> _Stored data_:
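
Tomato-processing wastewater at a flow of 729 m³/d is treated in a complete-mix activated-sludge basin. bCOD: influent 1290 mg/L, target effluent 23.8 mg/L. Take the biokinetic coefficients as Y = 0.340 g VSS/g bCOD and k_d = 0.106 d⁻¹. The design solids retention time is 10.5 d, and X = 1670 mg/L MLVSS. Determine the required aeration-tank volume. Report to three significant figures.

From the SRT design equation V = Y Q (S₀−S) θ_c / [X (1 + k_d θ_c)] = 0.340 × 729 × (1290 − 23.8) × 10.5 / [1670 × (1 + 0.106 × 10.5)] = 3.3×10^6 / 3529 = 933.9 m³.

V ≈ 934 m³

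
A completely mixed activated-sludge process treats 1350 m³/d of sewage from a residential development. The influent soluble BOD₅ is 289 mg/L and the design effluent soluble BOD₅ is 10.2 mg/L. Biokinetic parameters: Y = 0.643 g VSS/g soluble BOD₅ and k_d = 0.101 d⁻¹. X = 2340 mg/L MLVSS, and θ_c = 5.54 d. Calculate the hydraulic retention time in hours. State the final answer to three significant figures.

τ ≈ 6.53 h

From the SRT design equation V = Y Q (S₀−S) θ_c / [X (1 + k_d θ_c)] = 0.643 × 1350 × (289 − 10.2) × 5.54 / [2340 × (1 + 0.101 × 5.54)] = 1.34×10^6 / 3649 = 367.4 m³.
τ = V/Q = 367.4/1350 = 0.2721 d, or 6.531 h.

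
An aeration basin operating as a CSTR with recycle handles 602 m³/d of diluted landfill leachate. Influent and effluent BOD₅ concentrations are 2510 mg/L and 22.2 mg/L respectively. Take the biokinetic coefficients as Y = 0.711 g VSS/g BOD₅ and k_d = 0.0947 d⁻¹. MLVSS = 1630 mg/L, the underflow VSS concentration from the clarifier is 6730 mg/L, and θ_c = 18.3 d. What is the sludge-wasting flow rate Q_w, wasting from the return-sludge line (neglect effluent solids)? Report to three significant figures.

Q_w ≈ 57.9 m³/d

Rearranging the biomass balance for a CMAS with decay, V = Y·Q·ΔS·θ_c / [X·(1+k_d θ_c)] = 0.711 × 602 × (2510 − 22.2) × 18.3 / [1630 × (1 + 0.0947 × 18.3)] = 1.95×10^7 / 4455 = 4374 m³.
Wasting from the return line (neglecting effluent solids): Q_w = V·X / (θ_c·X_r) = 4374 × 1630 / (18.3 × 6730) = 57.89 m³/d.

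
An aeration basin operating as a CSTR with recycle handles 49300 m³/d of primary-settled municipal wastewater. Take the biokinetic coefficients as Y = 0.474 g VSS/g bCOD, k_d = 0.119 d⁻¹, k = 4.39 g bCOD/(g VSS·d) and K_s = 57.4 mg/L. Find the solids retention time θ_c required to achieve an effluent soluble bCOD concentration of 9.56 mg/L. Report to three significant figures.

From 1/θ_c = Y·k·S/(K_s + S) − k_d: Y·k·S/(K_s+S) = 0.474 × 4.39 × 9.56 / (57.4 + 9.56) = 0.2971 d⁻¹.
θ_c = 1/(μ − k_d) = 1/(0.2971 − 0.119) = 1/0.1781 = 5.615 d.

θ_c ≈ 5.62 d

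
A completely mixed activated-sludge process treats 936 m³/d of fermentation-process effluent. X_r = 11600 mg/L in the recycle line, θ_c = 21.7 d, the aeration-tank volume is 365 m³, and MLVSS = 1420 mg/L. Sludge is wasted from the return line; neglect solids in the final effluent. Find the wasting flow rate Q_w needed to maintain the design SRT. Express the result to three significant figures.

Q_w ≈ 2.06 m³/d

Wasting from the return line (neglecting effluent solids): Q_w = V·X / (θ_c·X_r) = 365.0 × 1420 / (21.7 × 11600) = 2.059 m³/d.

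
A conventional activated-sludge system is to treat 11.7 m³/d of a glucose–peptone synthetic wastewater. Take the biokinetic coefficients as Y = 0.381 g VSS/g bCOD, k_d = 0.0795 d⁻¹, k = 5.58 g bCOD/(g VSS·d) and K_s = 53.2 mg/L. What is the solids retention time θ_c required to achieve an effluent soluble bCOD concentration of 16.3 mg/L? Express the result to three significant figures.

θ_c ≈ 2.39 d

At the target effluent, Y k S/(K_s+S) = 0.381×5.58×16.3/69.50 = 0.4986 d⁻¹.
Then 1/θ_c = μ − k_d = 0.4986 − 0.0795 = 0.4191 d⁻¹, giving θ_c = 2.386 d.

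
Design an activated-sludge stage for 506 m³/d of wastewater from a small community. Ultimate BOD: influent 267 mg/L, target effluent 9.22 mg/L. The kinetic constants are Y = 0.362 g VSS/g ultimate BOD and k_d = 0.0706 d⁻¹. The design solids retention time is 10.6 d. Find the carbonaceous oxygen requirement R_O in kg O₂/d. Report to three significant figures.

R_O ≈ 92.1 kg O₂/d

The observed yield is Y_obs = Y/(1 + k_d·θ_c) = 0.362 / (1 + 0.0706 × 10.6) = 0.362 / 1.748 = 0.2071 g VSS per g ultimate BOD removed.
Q·(S₀ − S) = 506 × (267 − 9.22) × 10⁻³ = 130.4 kg/d removed.
P_X = Y_obs·Q·(S₀ − S) = 0.2071 × 130.4 = 27.01 kg VSS/d.
Carbonaceous O₂ demand = substrate oxidised − cell-mass equivalent = 130.4 − 1.42 × 27.01 = 92.09 kg O₂/d.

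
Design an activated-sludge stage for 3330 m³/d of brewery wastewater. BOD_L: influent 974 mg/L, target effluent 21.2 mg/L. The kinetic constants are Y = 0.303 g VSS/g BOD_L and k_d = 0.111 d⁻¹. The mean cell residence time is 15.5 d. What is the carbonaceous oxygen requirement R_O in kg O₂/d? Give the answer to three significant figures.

R_O ≈ 2670 kg O₂/d

The observed yield is Y_obs = Y/(1 + k_d·θ_c) = 0.303 / (1 + 0.111 × 15.5) = 0.303 / 2.720 = 0.1114 g VSS per g BOD_L removed.
Mass of BOD_L removed per day: Q(S₀ − S) = 3330 × 952.8 g/m³ = 3173 kg/d.
Biomass synthesised: P_X = Y_obs × 3173 = 353.4 kg VSS/d.
Carbonaceous O₂ demand = substrate oxidised − cell-mass equivalent = 3173 − 1.42 × 353.4 = 2671 kg O₂/d.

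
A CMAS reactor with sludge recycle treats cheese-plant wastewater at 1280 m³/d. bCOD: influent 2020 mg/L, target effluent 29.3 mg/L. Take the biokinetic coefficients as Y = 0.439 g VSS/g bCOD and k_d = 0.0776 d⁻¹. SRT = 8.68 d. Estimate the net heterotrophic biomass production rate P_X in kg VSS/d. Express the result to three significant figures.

P_X ≈ 668 kg VSS/d

Observed yield with endogenous decay: Y_obs = Y / (1 + k_d·θ_c) = 0.439 / (1 + 0.0776 × 8.68) = 0.439 / 1.674 = 0.2623 g VSS/g bCOD.
ΔS = 2020 − 29.3 = 1991 mg/L, so the substrate removal rate is 1280 × 1991/1000 = 2548 kg bCOD/d.
So the net sludge growth is P_X = 0.2623 × 2548 = 668.4 kg VSS/d.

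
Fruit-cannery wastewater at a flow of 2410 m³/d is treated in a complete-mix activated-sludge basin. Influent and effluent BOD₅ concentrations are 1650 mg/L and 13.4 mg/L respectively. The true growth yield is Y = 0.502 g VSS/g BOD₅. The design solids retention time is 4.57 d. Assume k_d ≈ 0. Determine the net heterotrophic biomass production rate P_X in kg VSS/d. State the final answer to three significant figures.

P_X ≈ 1980 kg VSS/d

With endogenous decay neglected, the observed yield equals the true yield: Y_obs = Y = 0.502 g VSS/g BOD₅.
Substrate removed = Q·(S₀ − S) = 2410 m³/d × (1650 − 13.4) g/m³ = 3.94×10^6 g/d = 3944 kg/d.
So the net sludge growth is P_X = 0.5020 × 3944 = 1980 kg VSS/d.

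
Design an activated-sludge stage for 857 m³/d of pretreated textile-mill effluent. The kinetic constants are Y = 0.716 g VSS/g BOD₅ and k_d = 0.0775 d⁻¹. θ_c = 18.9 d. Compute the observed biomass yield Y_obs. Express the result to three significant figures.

Y_obs = Y / (1 + k_d θ_c) = 0.716 / (1 + 0.0775 × 18.9) = 0.716 / 2.465 = 0.2905.

Y_obs ≈ 0.290 g VSS/g BOD₅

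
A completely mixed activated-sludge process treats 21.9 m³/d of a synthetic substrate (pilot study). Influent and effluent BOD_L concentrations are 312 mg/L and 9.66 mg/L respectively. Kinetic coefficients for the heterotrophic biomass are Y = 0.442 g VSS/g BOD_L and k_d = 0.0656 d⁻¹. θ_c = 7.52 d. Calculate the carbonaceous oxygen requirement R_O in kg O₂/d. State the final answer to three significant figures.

R_O ≈ 3.84 kg O₂/d

Y_obs = Y / (1 + k_d θ_c) = 0.442 / (1 + 0.0656 × 7.52) = 0.442 / 1.493 = 0.2960.
Q·(S₀ − S) = 21.9 × (312 − 9.66) × 10⁻³ = 6.621 kg/d removed.
P_X = Y_obs·Q·(S₀ − S) = 0.2960 × 6.621 = 1.960 kg VSS/d.
R_O = Q·(S₀ − S) − 1.42·P_X = 6.621 − 1.42 × 1.960 = 3.838 kg O₂/d.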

> _Directions_: An exact copy of the lines from the one containing "A completely mixed activated-sludge process treats 21.9" through the end of the entries is required, and nothing beyond them.

> _Exercise output_:
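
A completely mixed activated-sludge process treats 21.9 m³/d of a synthetic substrate (pilot study). Influent and effluent BOD_L concentrations are 312 mg/L and 9.66 mg/L respectively. Kinetic coefficients for the heterotrophic biomass are Y = 0.442 g VSS/g BOD_L and k_d = 0.0656 d⁻¹. θ_c = 7.52 d. Calculate the carbonaceous oxygen requirement R_O in kg O₂/d. State the final answer to three significant figures.

R_O ≈ 3.84 kg O₂/d

Y_obs = Y / (1 + k_d θ_c) = 0.442 / (1 + 0.0656 × 7.52) = 0.442 / 1.493 = 0.2960.
Q·(S₀ − S) = 21.9 × (312 − 9.66) × 10⁻³ = 6.621 kg/d removed.
P_X = Y_obs·Q·(S₀ − S) = 0.2960 × 6.621 = 1.960 kg VSS/d.
R_O = Q·(S₀ − S) − 1.42·P_X = 6.621 − 1.42 × 1.960 = 3.838 kg O₂/d.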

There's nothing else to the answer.